=== Data for the task ===

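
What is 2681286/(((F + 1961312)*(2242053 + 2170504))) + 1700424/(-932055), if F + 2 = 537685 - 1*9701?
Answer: -3112952101881405777/1706305579982669615 ≈ -1.8244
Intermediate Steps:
F = 527982 (F = -2 + (537685 - 1*9701) = -2 + (537685 - 9701) = -2 + 527984 = 527982)
2681286/(((F + 1961312)*(2242053 + 2170504))) + 1700424/(-932055) = 2681286/(((527982 + 1961312)*(2242053 + 2170504))) + 1700424/(-932055) = 2681286/((2489294*4412557)) + 1700424*(-1/932055) = 2681286/10984151664758 - 566808/310685 = 2681286*(1/10984151664758) - 566808/310685 = 1340643/5492075832379 - 566808/310685 = -3112952101881405777/1706305579982669615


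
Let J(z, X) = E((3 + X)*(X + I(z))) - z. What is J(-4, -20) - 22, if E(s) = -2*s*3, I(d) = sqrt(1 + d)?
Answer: -2058 + 102*I*sqrt(3) ≈ -2058.0 + 176.67*I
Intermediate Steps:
E(s) = -6*s
J(z, X) = -z - 6*(3 + X)*(X + sqrt(1 + z)) (J(z, X) = -6*(3 + X)*(X + sqrt(1 + z)) - z = -z - 6*(3 + X)*(X + sqrt(1 + z)))
J(-4, -20) - 22 = (-1*(-4) - 18*(-20) - 18*sqrt(1 - 4) - 6*(-20)**2 - 6*(-20)*sqrt(1 - 4)) - 22 = (4 + 360 - 18*I*sqrt(3) - 6*400 - 6*(-20)*sqrt(-3)) - 22 = (4 + 360 - 18*I*sqrt(3) - 2400 - 6*(-20)*I*sqrt(3)) - 22 = (4 + 360 - 18*I*sqrt(3) - 2400 + 120*I*sqrt(3)) - 22 = (-2036 + 102*I*sqrt(3)) - 22 = -2058 + 102*I*sqrt(3)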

===

• [Problem to work on]
For each line above that carries the word "What", copy it out.

• [Answer to the problem]
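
What is 2681286/(((F + 1961312)*(2242053 + 2170504))) + 1700424/(-932055), if F + 2 = 537685 - 1*9701?
Let J(z, X) = E((3 + X)*(X + I(z))) - z. What is J(-4, -20) - 22, if E(s) = -2*s*3, I(d) = sqrt(1 + d)?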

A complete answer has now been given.